+++ Information provided +++

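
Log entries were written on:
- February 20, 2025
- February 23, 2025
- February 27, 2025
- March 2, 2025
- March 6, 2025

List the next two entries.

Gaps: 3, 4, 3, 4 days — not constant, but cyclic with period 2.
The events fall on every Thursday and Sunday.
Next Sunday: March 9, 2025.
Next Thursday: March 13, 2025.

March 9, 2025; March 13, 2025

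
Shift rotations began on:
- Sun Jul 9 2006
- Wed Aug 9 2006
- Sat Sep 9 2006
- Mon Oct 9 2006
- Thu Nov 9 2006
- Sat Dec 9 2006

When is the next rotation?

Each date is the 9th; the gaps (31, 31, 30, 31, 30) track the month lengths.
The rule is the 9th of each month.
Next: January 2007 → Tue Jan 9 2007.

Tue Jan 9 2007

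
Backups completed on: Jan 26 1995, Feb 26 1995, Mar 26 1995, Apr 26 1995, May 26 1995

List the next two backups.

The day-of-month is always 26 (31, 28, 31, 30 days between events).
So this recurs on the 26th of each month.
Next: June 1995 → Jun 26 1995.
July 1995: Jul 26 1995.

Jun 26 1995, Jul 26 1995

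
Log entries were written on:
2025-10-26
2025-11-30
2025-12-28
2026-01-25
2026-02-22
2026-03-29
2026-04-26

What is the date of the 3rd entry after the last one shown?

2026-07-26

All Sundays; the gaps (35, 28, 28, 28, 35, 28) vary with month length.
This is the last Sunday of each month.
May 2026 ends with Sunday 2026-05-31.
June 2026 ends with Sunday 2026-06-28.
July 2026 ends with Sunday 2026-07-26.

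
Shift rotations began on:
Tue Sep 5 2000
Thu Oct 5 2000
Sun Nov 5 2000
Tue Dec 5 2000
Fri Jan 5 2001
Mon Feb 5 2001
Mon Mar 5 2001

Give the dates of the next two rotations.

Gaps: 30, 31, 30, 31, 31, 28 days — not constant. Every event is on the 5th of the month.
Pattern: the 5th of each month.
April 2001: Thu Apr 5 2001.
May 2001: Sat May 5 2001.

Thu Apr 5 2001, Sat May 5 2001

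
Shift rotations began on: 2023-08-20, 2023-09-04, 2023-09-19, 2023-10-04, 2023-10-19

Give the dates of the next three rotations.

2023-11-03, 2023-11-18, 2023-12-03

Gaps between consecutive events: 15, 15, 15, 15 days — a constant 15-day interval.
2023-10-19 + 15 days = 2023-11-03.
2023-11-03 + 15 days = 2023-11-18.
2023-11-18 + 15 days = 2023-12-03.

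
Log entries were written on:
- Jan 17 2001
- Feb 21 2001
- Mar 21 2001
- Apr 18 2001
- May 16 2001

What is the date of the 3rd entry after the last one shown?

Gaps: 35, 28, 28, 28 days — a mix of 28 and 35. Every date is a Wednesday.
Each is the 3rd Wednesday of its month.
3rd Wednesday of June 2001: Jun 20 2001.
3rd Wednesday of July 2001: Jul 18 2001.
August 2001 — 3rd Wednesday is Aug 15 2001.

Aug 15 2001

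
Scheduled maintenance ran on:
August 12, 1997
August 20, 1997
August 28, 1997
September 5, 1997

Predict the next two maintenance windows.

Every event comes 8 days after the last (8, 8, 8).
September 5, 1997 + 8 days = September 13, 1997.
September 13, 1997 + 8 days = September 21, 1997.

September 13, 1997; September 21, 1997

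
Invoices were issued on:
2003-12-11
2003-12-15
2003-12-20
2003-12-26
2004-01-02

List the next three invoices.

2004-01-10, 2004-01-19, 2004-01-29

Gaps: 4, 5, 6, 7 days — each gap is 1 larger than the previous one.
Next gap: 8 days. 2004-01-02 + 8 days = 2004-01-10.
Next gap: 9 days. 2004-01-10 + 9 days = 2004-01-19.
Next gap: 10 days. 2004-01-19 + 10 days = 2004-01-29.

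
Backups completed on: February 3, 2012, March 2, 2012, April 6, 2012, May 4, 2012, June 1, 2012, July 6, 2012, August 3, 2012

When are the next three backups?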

+++

# [What to work on]
Including any blank lines, repeat the data exactly.

# [Written answer]
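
Log entries were written on:
- February 20, 2025
- February 23, 2025
- February 27, 2025
- March 2, 2025
- March 6, 2025

List the next two entries.

Gaps: 3, 4, 3, 4 days — not constant, but cyclic with period 2.
The events fall on every Thursday and Sunday.
Next Sunday: March 9, 2025.
Next Thursday: March 13, 2025.

March 9, 2025; March 13, 2025

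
Shift rotations began on:
- Sun Jul 9 2006
- Wed Aug 9 2006
- Sat Sep 9 2006
- Mon Oct 9 2006
- Thu Nov 9 2006
- Sat Dec 9 2006

When is the next rotation?

Each date is the 9th; the gaps (31, 31, 30, 31, 30) track the month lengths.
The rule is the 9th of each month.
Next: January 2007 → Tue Jan 9 2007.

Tue Jan 9 2007

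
Backups completed on: Jan 26 1995, Feb 26 1995, Mar 26 1995, Apr 26 1995, May 26 1995

List the next two backups.

The day-of-month is always 26 (31, 28, 31, 30 days between events).
So this recurs on the 26th of each month.
Next: June 1995 → Jun 26 1995.
July 1995: Jul 26 1995.

Jun 26 1995, Jul 26 1995

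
Log entries were written on:
2025-10-26
2025-11-30
2025-12-28
2026-01-25
2026-02-22
2026-03-29
2026-04-26

What is the date of the 3rd entry after the last one shown?

2026-07-26

All Sundays; the gaps (35, 28, 28, 28, 35, 28) vary with month length.
This is the last Sunday of each month.
May 2026 ends with Sunday 2026-05-31.
June 2026 ends with Sunday 2026-06-28.
July 2026 ends with Sunday 2026-07-26.

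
Shift rotations began on:
Tue Sep 5 2000
Thu Oct 5 2000
Sun Nov 5 2000
Tue Dec 5 2000
Fri Jan 5 2001
Mon Feb 5 2001
Mon Mar 5 2001

Give the dates of the next two rotations.

Gaps: 30, 31, 30, 31, 31, 28 days — not constant. Every event is on the 5th of the month.
Pattern: the 5th of each month.
April 2001: Thu Apr 5 2001.
May 2001: Sat May 5 2001.

Thu Apr 5 2001, Sat May 5 2001

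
Shift rotations began on: 2023-08-20, 2023-09-04, 2023-09-19, 2023-10-04, 2023-10-19

Give the dates of the next three rotations.

2023-11-03, 2023-11-18, 2023-12-03

Gaps between consecutive events: 15, 15, 15, 15 days — a constant 15-day interval.
2023-10-19 + 15 days = 2023-11-03.
2023-11-03 + 15 days = 2023-11-18.
2023-11-18 + 15 days = 2023-12-03.

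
Log entries were written on:
- Jan 17 2001
- Feb 21 2001
- Mar 21 2001
- Apr 18 2001
- May 16 2001

What is the date of the 3rd entry after the last one shown?

Gaps: 35, 28, 28, 28 days — a mix of 28 and 35. Every date is a Wednesday.
Each is the 3rd Wednesday of its month.
3rd Wednesday of June 2001: Jun 20 2001.
3rd Wednesday of July 2001: Jul 18 2001.
August 2001 — 3rd Wednesday is Aug 15 2001.

Aug 15 2001

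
Scheduled maintenance ran on:
August 12, 1997
August 20, 1997
August 28, 1997
September 5, 1997

Predict the next two maintenance windows.

Every event comes 8 days after the last (8, 8, 8).
September 5, 1997 + 8 days = September 13, 1997.
September 13, 1997 + 8 days = September 21, 1997.

September 13, 1997; September 21, 1997

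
Invoices were issued on:
2003-12-11
2003-12-15
2003-12-20
2003-12-26
2004-01-02

List the next three invoices.

2004-01-10, 2004-01-19, 2004-01-29

Gaps: 4, 5, 6, 7 days — each gap is 1 larger than the previous one.
Next gap: 8 days. 2004-01-02 + 8 days = 2004-01-10.
Next gap: 9 days. 2004-01-10 + 9 days = 2004-01-19.
Next gap: 10 days. 2004-01-19 + 10 days = 2004-01-29.

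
Backups completed on: February 3, 2012, March 2, 2012, April 6, 2012, May 4, 2012, June 1, 2012, July 6, 2012, August 3, 2012

When are the next three backups?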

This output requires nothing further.